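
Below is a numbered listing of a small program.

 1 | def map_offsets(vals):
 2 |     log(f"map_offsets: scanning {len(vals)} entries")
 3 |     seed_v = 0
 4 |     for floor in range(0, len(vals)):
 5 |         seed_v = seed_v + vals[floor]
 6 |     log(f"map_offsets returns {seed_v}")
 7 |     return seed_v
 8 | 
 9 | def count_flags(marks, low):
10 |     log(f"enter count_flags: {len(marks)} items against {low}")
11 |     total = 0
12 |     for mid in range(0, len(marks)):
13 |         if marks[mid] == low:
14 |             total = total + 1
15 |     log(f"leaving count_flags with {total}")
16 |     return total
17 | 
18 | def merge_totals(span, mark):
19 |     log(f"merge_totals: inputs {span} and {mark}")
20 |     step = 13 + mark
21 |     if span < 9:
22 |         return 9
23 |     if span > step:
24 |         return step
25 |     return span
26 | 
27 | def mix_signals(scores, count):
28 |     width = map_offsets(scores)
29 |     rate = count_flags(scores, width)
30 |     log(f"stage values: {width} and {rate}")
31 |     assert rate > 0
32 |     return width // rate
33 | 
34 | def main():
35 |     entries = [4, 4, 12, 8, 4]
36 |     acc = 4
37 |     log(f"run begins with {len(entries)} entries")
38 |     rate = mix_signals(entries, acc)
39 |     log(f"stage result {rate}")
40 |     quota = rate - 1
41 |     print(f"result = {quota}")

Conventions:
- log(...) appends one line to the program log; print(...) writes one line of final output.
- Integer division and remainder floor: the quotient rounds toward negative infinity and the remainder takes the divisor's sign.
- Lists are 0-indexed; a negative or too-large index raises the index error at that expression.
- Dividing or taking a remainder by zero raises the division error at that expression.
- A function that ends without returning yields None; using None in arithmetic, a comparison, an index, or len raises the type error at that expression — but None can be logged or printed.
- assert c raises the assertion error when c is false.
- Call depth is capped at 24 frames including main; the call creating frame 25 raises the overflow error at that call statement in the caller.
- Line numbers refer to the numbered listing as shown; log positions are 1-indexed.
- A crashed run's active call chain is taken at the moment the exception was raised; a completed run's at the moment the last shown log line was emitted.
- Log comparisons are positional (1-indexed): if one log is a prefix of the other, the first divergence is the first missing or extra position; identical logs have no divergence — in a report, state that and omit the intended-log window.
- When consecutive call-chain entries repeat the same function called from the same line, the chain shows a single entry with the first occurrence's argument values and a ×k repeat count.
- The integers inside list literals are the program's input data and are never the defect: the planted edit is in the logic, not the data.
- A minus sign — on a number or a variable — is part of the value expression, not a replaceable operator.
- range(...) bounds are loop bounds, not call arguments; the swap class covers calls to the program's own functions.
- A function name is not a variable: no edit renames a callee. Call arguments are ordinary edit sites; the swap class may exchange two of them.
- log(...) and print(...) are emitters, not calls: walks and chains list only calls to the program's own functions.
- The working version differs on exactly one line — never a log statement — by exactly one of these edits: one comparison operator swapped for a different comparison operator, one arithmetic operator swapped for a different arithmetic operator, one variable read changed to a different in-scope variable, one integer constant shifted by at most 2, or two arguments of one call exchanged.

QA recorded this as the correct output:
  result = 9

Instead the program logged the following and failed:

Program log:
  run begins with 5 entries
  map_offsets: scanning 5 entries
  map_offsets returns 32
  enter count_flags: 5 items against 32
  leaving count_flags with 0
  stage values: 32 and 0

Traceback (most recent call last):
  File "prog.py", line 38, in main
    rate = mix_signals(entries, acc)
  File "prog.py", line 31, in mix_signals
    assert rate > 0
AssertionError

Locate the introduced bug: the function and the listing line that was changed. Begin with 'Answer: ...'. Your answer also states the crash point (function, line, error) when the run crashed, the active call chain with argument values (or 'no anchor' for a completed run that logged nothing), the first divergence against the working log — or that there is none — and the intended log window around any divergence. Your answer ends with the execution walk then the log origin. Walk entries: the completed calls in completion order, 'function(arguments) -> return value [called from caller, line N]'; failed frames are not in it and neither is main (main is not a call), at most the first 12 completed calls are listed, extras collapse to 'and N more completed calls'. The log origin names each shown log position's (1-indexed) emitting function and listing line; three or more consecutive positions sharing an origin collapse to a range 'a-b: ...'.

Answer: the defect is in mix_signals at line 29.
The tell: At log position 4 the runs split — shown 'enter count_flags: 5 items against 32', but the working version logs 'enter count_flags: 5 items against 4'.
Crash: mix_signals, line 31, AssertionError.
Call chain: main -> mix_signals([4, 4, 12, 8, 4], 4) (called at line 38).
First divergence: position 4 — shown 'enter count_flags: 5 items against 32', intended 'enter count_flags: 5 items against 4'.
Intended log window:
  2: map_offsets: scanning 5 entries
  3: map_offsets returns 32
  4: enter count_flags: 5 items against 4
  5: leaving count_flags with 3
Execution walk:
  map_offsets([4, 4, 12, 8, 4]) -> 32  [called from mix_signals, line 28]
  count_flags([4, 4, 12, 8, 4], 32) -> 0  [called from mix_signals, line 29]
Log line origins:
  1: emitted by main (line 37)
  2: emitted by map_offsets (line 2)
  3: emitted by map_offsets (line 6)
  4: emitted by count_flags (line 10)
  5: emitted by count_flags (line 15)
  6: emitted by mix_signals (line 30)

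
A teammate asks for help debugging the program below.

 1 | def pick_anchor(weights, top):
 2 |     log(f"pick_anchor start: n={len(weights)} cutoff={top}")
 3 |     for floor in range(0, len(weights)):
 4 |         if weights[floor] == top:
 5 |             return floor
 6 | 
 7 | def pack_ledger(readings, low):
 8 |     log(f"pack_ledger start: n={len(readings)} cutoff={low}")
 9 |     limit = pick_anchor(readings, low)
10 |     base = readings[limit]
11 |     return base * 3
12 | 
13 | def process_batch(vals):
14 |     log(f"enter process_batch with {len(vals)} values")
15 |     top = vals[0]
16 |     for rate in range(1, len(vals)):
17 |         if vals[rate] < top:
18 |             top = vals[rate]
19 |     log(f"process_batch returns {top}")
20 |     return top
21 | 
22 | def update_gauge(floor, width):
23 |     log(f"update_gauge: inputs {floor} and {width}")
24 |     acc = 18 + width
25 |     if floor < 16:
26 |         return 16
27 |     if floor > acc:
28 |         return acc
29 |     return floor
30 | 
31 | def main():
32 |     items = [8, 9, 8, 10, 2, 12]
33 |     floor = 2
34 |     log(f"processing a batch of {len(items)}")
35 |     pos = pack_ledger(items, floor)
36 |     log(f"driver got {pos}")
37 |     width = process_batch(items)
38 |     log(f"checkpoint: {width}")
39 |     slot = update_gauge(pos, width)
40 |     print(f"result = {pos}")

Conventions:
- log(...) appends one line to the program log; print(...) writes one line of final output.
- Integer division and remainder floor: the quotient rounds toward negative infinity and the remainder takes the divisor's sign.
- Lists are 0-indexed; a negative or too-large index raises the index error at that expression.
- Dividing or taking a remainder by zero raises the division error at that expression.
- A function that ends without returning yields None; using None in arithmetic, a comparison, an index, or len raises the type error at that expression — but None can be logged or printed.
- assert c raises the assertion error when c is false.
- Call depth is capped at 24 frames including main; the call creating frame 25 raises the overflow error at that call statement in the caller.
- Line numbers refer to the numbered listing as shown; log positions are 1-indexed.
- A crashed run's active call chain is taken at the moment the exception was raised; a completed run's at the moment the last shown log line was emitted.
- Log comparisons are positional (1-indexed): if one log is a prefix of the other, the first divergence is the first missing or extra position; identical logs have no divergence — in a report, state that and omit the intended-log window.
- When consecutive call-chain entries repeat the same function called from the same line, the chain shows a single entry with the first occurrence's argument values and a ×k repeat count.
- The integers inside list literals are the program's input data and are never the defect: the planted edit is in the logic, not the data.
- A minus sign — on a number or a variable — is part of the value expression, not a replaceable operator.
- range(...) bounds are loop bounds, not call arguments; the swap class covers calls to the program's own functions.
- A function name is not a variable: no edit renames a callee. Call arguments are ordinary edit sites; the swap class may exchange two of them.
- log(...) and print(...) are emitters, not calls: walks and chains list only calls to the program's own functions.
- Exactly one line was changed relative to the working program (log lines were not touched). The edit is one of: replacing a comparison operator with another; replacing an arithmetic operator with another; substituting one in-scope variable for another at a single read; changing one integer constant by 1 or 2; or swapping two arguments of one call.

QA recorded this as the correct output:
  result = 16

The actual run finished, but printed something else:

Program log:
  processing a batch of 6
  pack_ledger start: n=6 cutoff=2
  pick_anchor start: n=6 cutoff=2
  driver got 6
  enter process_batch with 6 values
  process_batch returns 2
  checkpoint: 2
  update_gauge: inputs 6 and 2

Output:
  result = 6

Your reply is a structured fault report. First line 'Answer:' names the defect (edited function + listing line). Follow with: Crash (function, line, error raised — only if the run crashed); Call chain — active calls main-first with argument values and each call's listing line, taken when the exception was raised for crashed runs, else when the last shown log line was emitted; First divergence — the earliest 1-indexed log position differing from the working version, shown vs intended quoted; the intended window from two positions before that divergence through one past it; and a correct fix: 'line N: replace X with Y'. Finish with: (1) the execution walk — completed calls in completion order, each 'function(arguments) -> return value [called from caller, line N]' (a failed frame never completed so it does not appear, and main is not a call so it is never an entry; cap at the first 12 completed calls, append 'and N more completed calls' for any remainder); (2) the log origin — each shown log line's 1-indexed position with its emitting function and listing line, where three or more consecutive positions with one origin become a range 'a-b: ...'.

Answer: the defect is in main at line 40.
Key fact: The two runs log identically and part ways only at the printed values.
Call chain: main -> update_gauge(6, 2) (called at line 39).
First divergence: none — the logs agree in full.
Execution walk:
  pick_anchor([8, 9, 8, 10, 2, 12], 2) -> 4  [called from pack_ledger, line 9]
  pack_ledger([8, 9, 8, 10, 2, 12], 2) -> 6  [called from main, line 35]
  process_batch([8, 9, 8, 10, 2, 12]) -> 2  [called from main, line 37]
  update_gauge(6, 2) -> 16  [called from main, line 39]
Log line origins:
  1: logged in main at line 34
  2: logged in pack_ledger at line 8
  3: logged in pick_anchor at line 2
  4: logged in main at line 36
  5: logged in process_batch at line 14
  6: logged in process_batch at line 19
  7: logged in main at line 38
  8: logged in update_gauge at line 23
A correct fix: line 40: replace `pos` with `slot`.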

----------------------------------------

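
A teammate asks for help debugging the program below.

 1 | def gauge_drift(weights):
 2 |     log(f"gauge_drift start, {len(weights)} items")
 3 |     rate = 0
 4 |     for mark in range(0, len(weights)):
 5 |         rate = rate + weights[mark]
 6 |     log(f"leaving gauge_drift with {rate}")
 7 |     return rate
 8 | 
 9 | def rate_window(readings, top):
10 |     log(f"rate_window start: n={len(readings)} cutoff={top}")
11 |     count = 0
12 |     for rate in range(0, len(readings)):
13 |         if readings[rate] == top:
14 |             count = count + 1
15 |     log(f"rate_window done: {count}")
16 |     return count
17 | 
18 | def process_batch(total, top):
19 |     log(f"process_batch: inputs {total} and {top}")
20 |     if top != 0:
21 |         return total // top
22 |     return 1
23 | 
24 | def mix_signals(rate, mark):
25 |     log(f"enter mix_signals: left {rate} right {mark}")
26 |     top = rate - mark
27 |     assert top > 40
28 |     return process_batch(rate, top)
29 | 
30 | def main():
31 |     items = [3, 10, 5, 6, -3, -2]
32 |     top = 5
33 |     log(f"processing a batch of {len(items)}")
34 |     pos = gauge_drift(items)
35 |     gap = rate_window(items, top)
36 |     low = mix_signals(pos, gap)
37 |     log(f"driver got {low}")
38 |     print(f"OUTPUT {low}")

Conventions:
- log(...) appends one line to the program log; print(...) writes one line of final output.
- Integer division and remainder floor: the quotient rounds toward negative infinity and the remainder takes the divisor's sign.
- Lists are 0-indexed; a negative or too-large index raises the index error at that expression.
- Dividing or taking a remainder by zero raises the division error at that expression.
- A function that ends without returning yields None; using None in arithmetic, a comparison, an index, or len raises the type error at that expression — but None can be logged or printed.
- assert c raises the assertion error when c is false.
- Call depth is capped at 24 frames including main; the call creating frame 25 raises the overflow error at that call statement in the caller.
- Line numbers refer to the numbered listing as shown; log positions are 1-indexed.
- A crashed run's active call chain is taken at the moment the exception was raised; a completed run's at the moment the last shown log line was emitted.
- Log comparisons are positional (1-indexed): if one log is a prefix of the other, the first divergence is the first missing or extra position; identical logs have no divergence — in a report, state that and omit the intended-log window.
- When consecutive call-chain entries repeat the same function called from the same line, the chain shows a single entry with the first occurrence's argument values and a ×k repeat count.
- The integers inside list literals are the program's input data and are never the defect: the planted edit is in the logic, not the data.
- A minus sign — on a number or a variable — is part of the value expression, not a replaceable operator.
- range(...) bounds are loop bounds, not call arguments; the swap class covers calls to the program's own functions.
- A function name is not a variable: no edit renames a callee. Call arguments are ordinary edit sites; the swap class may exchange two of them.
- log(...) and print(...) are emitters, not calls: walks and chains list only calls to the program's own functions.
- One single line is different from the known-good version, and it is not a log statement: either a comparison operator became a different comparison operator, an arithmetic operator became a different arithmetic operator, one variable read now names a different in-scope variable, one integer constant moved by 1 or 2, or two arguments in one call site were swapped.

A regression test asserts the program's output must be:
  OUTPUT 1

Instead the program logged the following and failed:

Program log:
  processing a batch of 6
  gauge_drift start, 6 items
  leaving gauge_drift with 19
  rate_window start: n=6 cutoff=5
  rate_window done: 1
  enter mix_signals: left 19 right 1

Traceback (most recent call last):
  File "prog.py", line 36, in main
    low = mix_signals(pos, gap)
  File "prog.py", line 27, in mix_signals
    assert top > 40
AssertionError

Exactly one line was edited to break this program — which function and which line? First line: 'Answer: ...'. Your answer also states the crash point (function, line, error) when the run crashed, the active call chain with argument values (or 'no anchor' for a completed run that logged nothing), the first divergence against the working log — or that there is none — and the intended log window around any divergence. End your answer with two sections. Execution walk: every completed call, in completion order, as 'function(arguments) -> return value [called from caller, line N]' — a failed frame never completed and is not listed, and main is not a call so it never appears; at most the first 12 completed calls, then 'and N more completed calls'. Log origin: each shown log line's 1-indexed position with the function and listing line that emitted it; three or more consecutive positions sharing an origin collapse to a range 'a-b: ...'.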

----------------------------------------

GOAL OF THE EXERCISE:
From the listing above, repeat exactly the lines starting at the line that includes "Below is a numbered" and ending at the line that includes "seed_v + vals[floor]", with nothing outside that span.

WRITTEN SOLUTION:
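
Below is a numbered listing of a small program.

 1 | def map_offsets(vals):
 2 |     log(f"map_offsets: scanning {len(vals)} entries")
 3 |     seed_v = 0
 4 |     for floor in range(0, len(vals)):
 5 |         seed_v = seed_v + vals[floor]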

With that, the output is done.